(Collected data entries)
- - -

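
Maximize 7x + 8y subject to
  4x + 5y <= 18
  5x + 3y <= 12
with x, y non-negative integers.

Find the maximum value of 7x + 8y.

(x,y)=(0,3): 4·0+5·3=15≤18, 5·0+3·3=9≤12, objective 24.
(x,y)=(1,2): 4·1+5·2=14≤18, 5·1+3·2=11≤12, objective 23.
No feasible integer point exceeds 24.

24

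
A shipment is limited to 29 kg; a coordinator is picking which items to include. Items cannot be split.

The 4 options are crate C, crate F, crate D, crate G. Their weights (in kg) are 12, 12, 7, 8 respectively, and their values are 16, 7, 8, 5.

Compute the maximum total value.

Allowing fractional choices, the relaxed optimum would be about 30.2, but items are indivisible.
crate C + crate D: weight 12 + 7 = 19 ≤ 29, value 16 + 8 = 24.
crate C + crate F: weight 12 + 12 = 24 ≤ 29, value 16 + 7 = 23.
crate C + crate D + crate G: weight 12 + 7 + 8 = 27 ≤ 29, value 16 + 8 + 5 = 29.
Best is crate C, crate D, and crate G with total value 29.

29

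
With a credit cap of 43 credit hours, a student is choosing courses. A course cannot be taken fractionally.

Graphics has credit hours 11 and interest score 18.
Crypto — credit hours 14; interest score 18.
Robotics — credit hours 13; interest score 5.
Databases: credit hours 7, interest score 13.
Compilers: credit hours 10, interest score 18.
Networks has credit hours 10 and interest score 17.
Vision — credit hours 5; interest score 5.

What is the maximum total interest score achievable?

This is an integer program with binary decision variables.
Graphics + Databases + Compilers + Networks + Vision: credit hours 11 + 7 + 10 + 10 + 5 = 43 ≤ 43, interest score 18 + 13 + 18 + 17 + 5 = 71.
Graphics + Crypto + Databases + Compilers: credit hours 11 + 14 + 7 + 10 = 42 ≤ 43, interest score 18 + 18 + 13 + 18 = 67.
Graphics + Databases + Compilers + Networks: credit hours 11 + 7 + 10 + 10 = 38 ≤ 43, interest score 18 + 13 + 18 + 17 = 66.
Best is Graphics, Databases, Compilers, Networks, and Vision with total interest score 71.

71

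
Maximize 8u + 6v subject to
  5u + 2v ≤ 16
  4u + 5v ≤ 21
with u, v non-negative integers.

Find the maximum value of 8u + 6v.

The continuous relaxation peaks at (2.24, 2.41) with value 32.35; rounding to a feasible lattice point costs some objective.
(u,v)=(2,2) is feasible, giving 28.
(u,v)=(1,3) is feasible, giving 26.
No feasible integer point exceeds 28.

28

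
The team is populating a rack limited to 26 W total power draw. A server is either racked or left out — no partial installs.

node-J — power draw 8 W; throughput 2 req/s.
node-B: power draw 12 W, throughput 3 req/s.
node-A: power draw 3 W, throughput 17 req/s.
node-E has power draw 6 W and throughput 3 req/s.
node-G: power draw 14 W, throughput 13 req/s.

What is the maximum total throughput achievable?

Treat it as a binary knapsack problem.
Allowing fractional choices, the relaxed optimum would be about 33.8, but servers are indivisible.
node-A + node-E + node-G: power draw 3 + 6 + 14 = 23 ≤ 26, throughput 17 + 3 + 13 = 33.
node-A + node-G: power draw 3 + 14 = 17 ≤ 26, throughput 17 + 13 = 30.
node-J + node-A + node-G: power draw 8 + 3 + 14 = 25 ≤ 26, throughput 2 + 17 + 13 = 32.
Best is node-A, node-E, and node-G with total throughput 33.

33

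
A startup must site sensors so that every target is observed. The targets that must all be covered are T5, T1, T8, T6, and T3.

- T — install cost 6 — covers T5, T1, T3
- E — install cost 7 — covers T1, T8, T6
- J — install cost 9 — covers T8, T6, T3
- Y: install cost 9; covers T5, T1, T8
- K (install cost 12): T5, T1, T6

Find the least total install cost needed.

Choose T and E: together they cover T5, T1, T8, T6, T3 — every target.
Total install cost: 6 + 7 = 13.
No cover costs less than 13.

13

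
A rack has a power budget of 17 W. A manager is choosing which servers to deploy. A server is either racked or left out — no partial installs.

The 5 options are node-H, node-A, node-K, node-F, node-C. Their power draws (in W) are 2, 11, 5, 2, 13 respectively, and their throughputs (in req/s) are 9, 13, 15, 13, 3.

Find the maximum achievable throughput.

Treat it as a binary knapsack problem.
Take node-H, node-K, and node-F: power draw 2 + 5 + 2 = 9 ≤ 17, throughput 9 + 15 + 13 = 37.
No other feasible combination does better.

37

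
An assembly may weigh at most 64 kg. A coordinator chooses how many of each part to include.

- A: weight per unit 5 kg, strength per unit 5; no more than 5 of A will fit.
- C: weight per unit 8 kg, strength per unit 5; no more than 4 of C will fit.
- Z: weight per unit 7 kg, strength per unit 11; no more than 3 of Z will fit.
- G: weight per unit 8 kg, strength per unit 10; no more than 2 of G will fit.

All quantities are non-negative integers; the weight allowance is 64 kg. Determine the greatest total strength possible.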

- - -

Every line with "respectively" in it should be copied from the entries.

_Solution to the exercise_.
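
The 4 options are crate C, crate F, crate D, crate G. Their weights (in kg) are 12, 12, 7, 8 respectively, and their values are 16, 7, 8, 5.
The 5 options are node-H, node-A, node-K, node-F, node-C. Their power draws (in W) are 2, 11, 5, 2, 13 respectively, and their throughputs (in req/s) are 9, 13, 15, 13, 3.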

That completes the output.